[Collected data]
= = =
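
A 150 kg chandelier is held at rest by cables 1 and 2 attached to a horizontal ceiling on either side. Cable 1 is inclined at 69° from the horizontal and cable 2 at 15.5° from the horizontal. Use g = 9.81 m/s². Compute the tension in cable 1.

T_1 ≈ 1420 N

Weight W = 150 × 9.81 = 1472 N acts straight down.
Horizontal: T_1 cos 69° = T_2 cos 15.5°  →  T_2 = 0.3719 T_1.
Vertical: T_1 sin 69° + T_2 sin 15.5° = 1472.
Substituting the horizontal relation into the vertical equation gives 1.033 T_1 = 1472, so T_1 = 1425 N.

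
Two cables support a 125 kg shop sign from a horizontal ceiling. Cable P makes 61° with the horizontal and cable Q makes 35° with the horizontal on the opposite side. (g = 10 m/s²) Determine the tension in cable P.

Weight W = 125 × 10 = 1250 N acts straight down.
Horizontal: T_P cos 61° = T_Q cos 35°  →  T_Q = 0.5918 T_P.
Vertical: T_P sin 61° + T_Q sin 35° = 1250.
Substituting the horizontal relation into the vertical equation gives 1.214 T_P = 1250, so T_P = 1030 N.

T_P ≈ 1030 N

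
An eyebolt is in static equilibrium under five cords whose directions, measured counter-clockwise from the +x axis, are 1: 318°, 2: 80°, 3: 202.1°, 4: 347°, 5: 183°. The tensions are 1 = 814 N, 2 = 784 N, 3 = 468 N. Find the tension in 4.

T_4 ≈ 128 N

Resolve: ΣF_x = 814 cos 318° + 784 cos 80° + 468 cos 202.1° + T_4 cos 347° + T_5 cos 183° = 0.
        ΣF_y = 814 sin 318° + 784 sin 80° + 468 sin 202.1° + T_4 sin 347° + T_5 sin 183° = 0.
The known terms sum to (307.4, 51.34) N, so 0.9744 T_4 − 0.9986 T_5 = -307.4 and -0.2250 T_4 − 0.0523 T_5 = -51.34.
Solving simultaneously: T_4 = 127.6 N, T_5 = 432.4 N.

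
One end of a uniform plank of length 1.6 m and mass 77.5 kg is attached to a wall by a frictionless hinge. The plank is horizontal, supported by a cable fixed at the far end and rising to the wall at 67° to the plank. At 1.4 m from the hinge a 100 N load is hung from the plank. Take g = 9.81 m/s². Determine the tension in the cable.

T ≈ 508 N

Take torques about the hinge: T sin 67° · 1.6 = 77.5×9.81×0.8 + 100×1.4 = 748.22 N·m.
So T = 748.22 / (0.9205 × 1.6) = 508.02 N.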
= = =
* EXERCISE BRIEF *
What's wanted is each line above, transcribed with nothing altered.

* PROBLEM SOLUTION *
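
A 150 kg chandelier is held at rest by cables 1 and 2 attached to a horizontal ceiling on either side. Cable 1 is inclined at 69° from the horizontal and cable 2 at 15.5° from the horizontal. Use g = 9.81 m/s². Compute the tension in cable 1.

T_1 ≈ 1420 N

Weight W = 150 × 9.81 = 1472 N acts straight down.
Horizontal: T_1 cos 69° = T_2 cos 15.5°  →  T_2 = 0.3719 T_1.
Vertical: T_1 sin 69° + T_2 sin 15.5° = 1472.
Substituting the horizontal relation into the vertical equation gives 1.033 T_1 = 1472, so T_1 = 1425 N.

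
Two cables support a 125 kg shop sign from a horizontal ceiling. Cable P makes 61° with the horizontal and cable Q makes 35° with the horizontal on the opposite side. (g = 10 m/s²) Determine the tension in cable P.

Weight W = 125 × 10 = 1250 N acts straight down.
Horizontal: T_P cos 61° = T_Q cos 35°  →  T_Q = 0.5918 T_P.
Vertical: T_P sin 61° + T_Q sin 35° = 1250.
Substituting the horizontal relation into the vertical equation gives 1.214 T_P = 1250, so T_P = 1030 N.

T_P ≈ 1030 N

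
An eyebolt is in static equilibrium under five cords whose directions, measured counter-clockwise from the +x axis, are 1: 318°, 2: 80°, 3: 202.1°, 4: 347°, 5: 183°. The tensions are 1 = 814 N, 2 = 784 N, 3 = 468 N. Find the tension in 4.

T_4 ≈ 128 N

Resolve: ΣF_x = 814 cos 318° + 784 cos 80° + 468 cos 202.1° + T_4 cos 347° + T_5 cos 183° = 0.
        ΣF_y = 814 sin 318° + 784 sin 80° + 468 sin 202.1° + T_4 sin 347° + T_5 sin 183° = 0.
The known terms sum to (307.4, 51.34) N, so 0.9744 T_4 − 0.9986 T_5 = -307.4 and -0.2250 T_4 − 0.0523 T_5 = -51.34.
Solving simultaneously: T_4 = 127.6 N, T_5 = 432.4 N.

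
One end of a uniform plank of length 1.6 m and mass 77.5 kg is attached to a wall by a frictionless hinge. The plank is horizontal, supported by a cable fixed at the far end and rising to the wall at 67° to the plank. At 1.4 m from the hinge a 100 N load is hung from the plank. Take g = 9.81 m/s². Determine the tension in the cable.

T ≈ 508 N

Take torques about the hinge: T sin 67° · 1.6 = 77.5×9.81×0.8 + 100×1.4 = 748.22 N·m.
So T = 748.22 / (0.9205 × 1.6) = 508.02 N.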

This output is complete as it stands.